Problem statement:
Only these lines of the data below are wanted: the one with "F = (-8.6229, -34.862), V", the one with "The intended constraints", and any lines between them, each repeated exactly.

Given data:
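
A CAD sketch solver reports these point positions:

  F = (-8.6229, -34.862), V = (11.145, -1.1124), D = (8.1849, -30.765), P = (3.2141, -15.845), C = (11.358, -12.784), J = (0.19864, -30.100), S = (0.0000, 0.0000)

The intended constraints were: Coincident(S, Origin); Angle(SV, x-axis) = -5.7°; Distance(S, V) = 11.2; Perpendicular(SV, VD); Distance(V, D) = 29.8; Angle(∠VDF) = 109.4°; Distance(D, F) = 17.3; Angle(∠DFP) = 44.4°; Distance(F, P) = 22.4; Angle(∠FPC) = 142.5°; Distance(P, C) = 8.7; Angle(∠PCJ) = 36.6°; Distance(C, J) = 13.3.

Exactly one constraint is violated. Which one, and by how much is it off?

Distance(C, J) = 13.3 — off by 7.30.

S = (0.00, 0.00) ✓; SV at -5.700° ✓; |SV| = 11.20 ✓; ∠(SV, VD) = 90.00° ✓; |VD| = 29.80 ✓; ∠VDF = 109.4° ✓; |DF| = 17.30 ✓; ∠DFP = 44.40° ✓; |FP| = 22.40 ✓; ∠FPC = 142.5° ✓; |PC| = 8.700 ✓; ∠PCJ = 36.60° ✓; |CJ| = 20.60 ✗.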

Response area:
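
  F = (-8.6229, -34.862), V = (11.145, -1.1124), D = (8.1849, -30.765), P = (3.2141, -15.845), C = (11.358, -12.784), J = (0.19864, -30.100), S = (0.0000, 0.0000)

The intended constraints were: Coincident(S, Origin); Angle(SV, x-axis) = -5.7°; Distance(S, V) = 11.2; Perpendicular(SV, VD); Distance(V, D) = 29.8; Angle(∠VDF) = 109.4°; Distance(D, F) = 17.3; Angle(∠DFP) = 44.4°; Distance(F, P) = 22.4; Angle(∠FPC) = 142.5°; Distance(P, C) = 8.7; Angle(∠PCJ) = 36.6°; Distance(C, J) = 13.3.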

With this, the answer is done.